[Task goal]:
How do the records below read from their first line through the line containing "perimeters=1, infill=15% honeycomb."? Write those lines out exactly.

[Records]:
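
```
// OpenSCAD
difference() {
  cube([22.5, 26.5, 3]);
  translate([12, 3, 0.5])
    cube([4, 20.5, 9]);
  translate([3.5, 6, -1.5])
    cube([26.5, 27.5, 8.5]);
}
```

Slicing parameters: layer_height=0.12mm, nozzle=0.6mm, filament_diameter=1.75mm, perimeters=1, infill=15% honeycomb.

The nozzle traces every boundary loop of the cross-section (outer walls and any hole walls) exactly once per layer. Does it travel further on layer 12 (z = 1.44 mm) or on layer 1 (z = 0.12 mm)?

Layer 12 (z = 1.44): the cube (footprint 22.5×26.5) is included at this height (perimeter 98.00 mm); the cube at (12, 3) (footprint 4×20.5) is included at this height (perimeter 49.00 mm); the 26.5×27.5 cube at (3.5, 6) contributes its full rectangle (perimeter 108.00 mm); After the difference (first − rest): starting from the 22.5×26.5 cube, the 4×20.5 cube at (12, 3) lies wholly inside it (removes its full 82.00 mm² and its 49.00 mm outline becomes a hole wall); the 26.5×27.5 cube at (3.5, 6) partially overlaps it — only the 319.50 mm² overlap (of its 728.75 mm²) is removed, clipping the outline — boundary = 104.00 mm. So its perimeter = 104.00 mm. Layer 1 (z = 0.12): the 22.5×26.5 cube contributes its full rectangle (perimeter 98.00 mm); the cube at (12, 3) is not intersected at this z (z outside [0.5, 9.5]); the 26.5×27.5 cube at (3.5, 6) contributes its full rectangle (perimeter 108.00 mm); Taking the first minus the rest: starting from the 22.5×26.5 cube, the 26.5×27.5 cube at (3.5, 6) partially overlaps it — only the 389.50 mm² overlap (of its 728.75 mm²) is removed, clipping the outline — boundary = 98.00 mm. So its perimeter = 98.00 mm. Layer 12 is larger (104.00 vs 98.00 mm).

layer 12 (z = 1.44 mm)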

[Answer below]:
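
```
// OpenSCAD
difference() {
  cube([22.5, 26.5, 3]);
  translate([12, 3, 0.5])
    cube([4, 20.5, 9]);
  translate([3.5, 6, -1.5])
    cube([26.5, 27.5, 8.5]);
}
```

Slicing parameters: layer_height=0.12mm, nozzle=0.6mm, filament_diameter=1.75mm, perimeters=1, infill=15% honeycomb.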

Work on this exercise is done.